--- Task details ---
A full and exact copy of the listing that follows is needed.
________________________
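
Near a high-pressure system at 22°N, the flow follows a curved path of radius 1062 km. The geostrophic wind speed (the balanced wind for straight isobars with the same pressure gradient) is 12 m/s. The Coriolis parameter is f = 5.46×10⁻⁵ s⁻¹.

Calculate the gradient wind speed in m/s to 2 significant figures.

Around a high, pressure-gradient force acts outward with centrifugal, so Coriolis balances both:
fV = (1/ρ)|∂P/∂n| + V²/R  →  V² − fR·V + fR·V_g = 0
With fR = 5.46×10⁻⁵ × 1062×10³ m = 58.0 m/s:
V = [fR − √((fR)² − 4 fR V_g)]/2 = [58.0 − √(58.0² − 4×58.0×12)]/2 = 17 m/s
Supergeostrophic (V > V_g = 12 m/s), as expected around a high.

17 m/s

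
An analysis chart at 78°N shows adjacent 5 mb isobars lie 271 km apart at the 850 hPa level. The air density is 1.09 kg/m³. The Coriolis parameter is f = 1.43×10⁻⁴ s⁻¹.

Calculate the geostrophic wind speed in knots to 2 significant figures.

23 knots

Pressure gradient: |∂P/∂n| = 500 Pa / 271000 m = 1.85×10⁻³ Pa/m
Geostrophic balance (pressure-gradient force = Coriolis force):
V_g = (1/(fρ)) |∂P/∂n| = 1.85×10⁻³ / (1.43×10⁻⁴ × 1.09) = 11.8 m/s
Converting: 11.8 m/s × 1.944 = 23 knots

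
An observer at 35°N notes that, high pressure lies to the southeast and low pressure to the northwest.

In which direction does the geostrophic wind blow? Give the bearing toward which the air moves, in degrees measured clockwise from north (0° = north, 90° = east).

The pressure-gradient force points toward the northwest (bearing 315°).
Geostrophic balance: in the Northern Hemisphere the Coriolis force deflects motion to the right, so the geostrophic wind blows 90° to the right of the pressure-gradient force (low pressure on the left).
Rotating 315° by 90° clockwise gives 045° — the wind blows toward the northeast.

045°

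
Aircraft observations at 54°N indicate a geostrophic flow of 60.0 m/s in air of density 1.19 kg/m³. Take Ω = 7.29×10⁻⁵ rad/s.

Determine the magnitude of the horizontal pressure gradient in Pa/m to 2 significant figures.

Coriolis parameter at 54°N:
f = 2Ω sin φ = 2 × 7.29×10⁻⁵ × sin 54° = 1.18×10⁻⁴ s⁻¹
Geostrophic balance rearranged: |∂P/∂n| = f ρ V_g
|∂P/∂n| = 1.18×10⁻⁴ × 1.19 × 60.0 = 8.42×10⁻³ Pa/m

8.4×10⁻³ Pa/m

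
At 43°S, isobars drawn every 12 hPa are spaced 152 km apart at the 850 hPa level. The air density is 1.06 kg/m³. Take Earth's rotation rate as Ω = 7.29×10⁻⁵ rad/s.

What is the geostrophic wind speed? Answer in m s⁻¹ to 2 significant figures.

75 m s⁻¹

Coriolis parameter at 43°S:
f = 2Ω sin φ = 2 × 7.29×10⁻⁵ × sin 43° = 9.94×10⁻⁵ s⁻¹
Pressure gradient: |∂P/∂n| = 1200 Pa / 152000 m = 7.89×10⁻³ Pa/m
Geostrophic balance (pressure-gradient force = Coriolis force):
V_g = (1/(fρ)) |∂P/∂n| = 7.89×10⁻³ / (9.94×10⁻⁵ × 1.06) = 74.9 m/s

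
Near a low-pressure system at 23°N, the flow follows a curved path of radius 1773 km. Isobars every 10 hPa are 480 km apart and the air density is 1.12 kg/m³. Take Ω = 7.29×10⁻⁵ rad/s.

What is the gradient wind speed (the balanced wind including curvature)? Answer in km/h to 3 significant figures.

93.5 km/h

Coriolis parameter at 23°N:
f = 2Ω sin φ = 2 × 7.29×10⁻⁵ × sin 23° = 5.70×10⁻⁵ s⁻¹
Pressure gradient: |∂P/∂n| = 1000 Pa / 480000 m = 2.08×10⁻³ Pa/m
Geostrophic speed: V_g = |∂P/∂n|/(fρ) = 2.08×10⁻³/(5.70×10⁻⁵ × 1.12) = 32.7 m/s
Around a low, centrifugal force acts outward with Coriolis, so pressure-gradient force balances both:
(1/ρ)|∂P/∂n| = fV + V²/R  →  V² + fR·V − fR·V_g = 0
With fR = 5.70×10⁻⁵ × 1773×10³ m = 101 m/s:
V = [−fR + √((fR)² + 4 fR V_g)]/2 = [−101 + √(101² + 4×101×32.7)]/2 = 26 m/s
Subgeostrophic (V < V_g = 32.7 m/s), as expected around a low.
Converting: 26 m/s × 3.6 = 93.5 km/h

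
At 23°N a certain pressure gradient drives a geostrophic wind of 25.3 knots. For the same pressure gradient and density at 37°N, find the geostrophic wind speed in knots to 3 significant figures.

16.4 knots

With the same pressure gradient and density, V_g ∝ 1/f ∝ 1/sin φ.
V₂ = V₁ · sin φ₁ / sin φ₂ = 25.3 × sin 23° / sin 37°
V₂ = 25.3 × 0.3907/0.6018 = 16.4 knots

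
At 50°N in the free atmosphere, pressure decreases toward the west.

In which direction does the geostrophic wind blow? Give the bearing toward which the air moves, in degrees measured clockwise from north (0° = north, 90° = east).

The pressure-gradient force points toward the west (bearing 270°).
Geostrophic balance: in the Northern Hemisphere the Coriolis force deflects motion to the right, so the geostrophic wind blows 90° to the right of the pressure-gradient force (low pressure on the left).
Rotating 270° by 90° clockwise gives 000° — the wind blows toward the north.

000°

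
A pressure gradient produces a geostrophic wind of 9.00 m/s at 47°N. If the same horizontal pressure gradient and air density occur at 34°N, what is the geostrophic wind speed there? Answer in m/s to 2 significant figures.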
________________________
--- Problem solution ---
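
Near a high-pressure system at 22°N, the flow follows a curved path of radius 1062 km. The geostrophic wind speed (the balanced wind for straight isobars with the same pressure gradient) is 12 m/s. The Coriolis parameter is f = 5.46×10⁻⁵ s⁻¹.

Calculate the gradient wind speed in m/s to 2 significant figures.

Around a high, pressure-gradient force acts outward with centrifugal, so Coriolis balances both:
fV = (1/ρ)|∂P/∂n| + V²/R  →  V² − fR·V + fR·V_g = 0
With fR = 5.46×10⁻⁵ × 1062×10³ m = 58.0 m/s:
V = [fR − √((fR)² − 4 fR V_g)]/2 = [58.0 − √(58.0² − 4×58.0×12)]/2 = 17 m/s
Supergeostrophic (V > V_g = 12 m/s), as expected around a high.

17 m/s

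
An analysis chart at 78°N shows adjacent 5 mb isobars lie 271 km apart at the 850 hPa level. The air density is 1.09 kg/m³. The Coriolis parameter is f = 1.43×10⁻⁴ s⁻¹.

Calculate the geostrophic wind speed in knots to 2 significant figures.

23 knots

Pressure gradient: |∂P/∂n| = 500 Pa / 271000 m = 1.85×10⁻³ Pa/m
Geostrophic balance (pressure-gradient force = Coriolis force):
V_g = (1/(fρ)) |∂P/∂n| = 1.85×10⁻³ / (1.43×10⁻⁴ × 1.09) = 11.8 m/s
Converting: 11.8 m/s × 1.944 = 23 knots

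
An observer at 35°N notes that, high pressure lies to the southeast and low pressure to the northwest.

In which direction does the geostrophic wind blow? Give the bearing toward which the air moves, in degrees measured clockwise from north (0° = north, 90° = east).

The pressure-gradient force points toward the northwest (bearing 315°).
Geostrophic balance: in the Northern Hemisphere the Coriolis force deflects motion to the right, so the geostrophic wind blows 90° to the right of the pressure-gradient force (low pressure on the left).
Rotating 315° by 90° clockwise gives 045° — the wind blows toward the northeast.

045°

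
Aircraft observations at 54°N indicate a geostrophic flow of 60.0 m/s in air of density 1.19 kg/m³. Take Ω = 7.29×10⁻⁵ rad/s.

Determine the magnitude of the horizontal pressure gradient in Pa/m to 2 significant figures.

Coriolis parameter at 54°N:
f = 2Ω sin φ = 2 × 7.29×10⁻⁵ × sin 54° = 1.18×10⁻⁴ s⁻¹
Geostrophic balance rearranged: |∂P/∂n| = f ρ V_g
|∂P/∂n| = 1.18×10⁻⁴ × 1.19 × 60.0 = 8.42×10⁻³ Pa/m

8.4×10⁻³ Pa/m

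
At 43°S, isobars drawn every 12 hPa are spaced 152 km apart at the 850 hPa level. The air density is 1.06 kg/m³. Take Earth's rotation rate as Ω = 7.29×10⁻⁵ rad/s.

What is the geostrophic wind speed? Answer in m s⁻¹ to 2 significant figures.

75 m s⁻¹

Coriolis parameter at 43°S:
f = 2Ω sin φ = 2 × 7.29×10⁻⁵ × sin 43° = 9.94×10⁻⁵ s⁻¹
Pressure gradient: |∂P/∂n| = 1200 Pa / 152000 m = 7.89×10⁻³ Pa/m
Geostrophic balance (pressure-gradient force = Coriolis force):
V_g = (1/(fρ)) |∂P/∂n| = 7.89×10⁻³ / (9.94×10⁻⁵ × 1.06) = 74.9 m/s

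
Near a low-pressure system at 23°N, the flow follows a curved path of radius 1773 km. Isobars every 10 hPa are 480 km apart and the air density is 1.12 kg/m³. Take Ω = 7.29×10⁻⁵ rad/s.

What is the gradient wind speed (the balanced wind including curvature)? Answer in km/h to 3 significant figures.

93.5 km/h

Coriolis parameter at 23°N:
f = 2Ω sin φ = 2 × 7.29×10⁻⁵ × sin 23° = 5.70×10⁻⁵ s⁻¹
Pressure gradient: |∂P/∂n| = 1000 Pa / 480000 m = 2.08×10⁻³ Pa/m
Geostrophic speed: V_g = |∂P/∂n|/(fρ) = 2.08×10⁻³/(5.70×10⁻⁵ × 1.12) = 32.7 m/s
Around a low, centrifugal force acts outward with Coriolis, so pressure-gradient force balances both:
(1/ρ)|∂P/∂n| = fV + V²/R  →  V² + fR·V − fR·V_g = 0
With fR = 5.70×10⁻⁵ × 1773×10³ m = 101 m/s:
V = [−fR + √((fR)² + 4 fR V_g)]/2 = [−101 + √(101² + 4×101×32.7)]/2 = 26 m/s
Subgeostrophic (V < V_g = 32.7 m/s), as expected around a low.
Converting: 26 m/s × 3.6 = 93.5 km/h

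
At 23°N a certain pressure gradient drives a geostrophic wind of 25.3 knots. For the same pressure gradient and density at 37°N, find the geostrophic wind speed in knots to 3 significant figures.

16.4 knots

With the same pressure gradient and density, V_g ∝ 1/f ∝ 1/sin φ.
V₂ = V₁ · sin φ₁ / sin φ₂ = 25.3 × sin 23° / sin 37°
V₂ = 25.3 × 0.3907/0.6018 = 16.4 knots

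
At 50°N in the free atmosphere, pressure decreases toward the west.

In which direction does the geostrophic wind blow? Give the bearing toward which the air moves, in degrees measured clockwise from north (0° = north, 90° = east).

The pressure-gradient force points toward the west (bearing 270°).
Geostrophic balance: in the Northern Hemisphere the Coriolis force deflects motion to the right, so the geostrophic wind blows 90° to the right of the pressure-gradient force (low pressure on the left).
Rotating 270° by 90° clockwise gives 000° — the wind blows toward the north.

000°

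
A pressure gradient produces a geostrophic wind of 9.00 m/s at 47°N. If the same horizontal pressure gradient and air density occur at 34°N, what is the geostrophic wind speed there? Answer in m/s to 2 significant figures.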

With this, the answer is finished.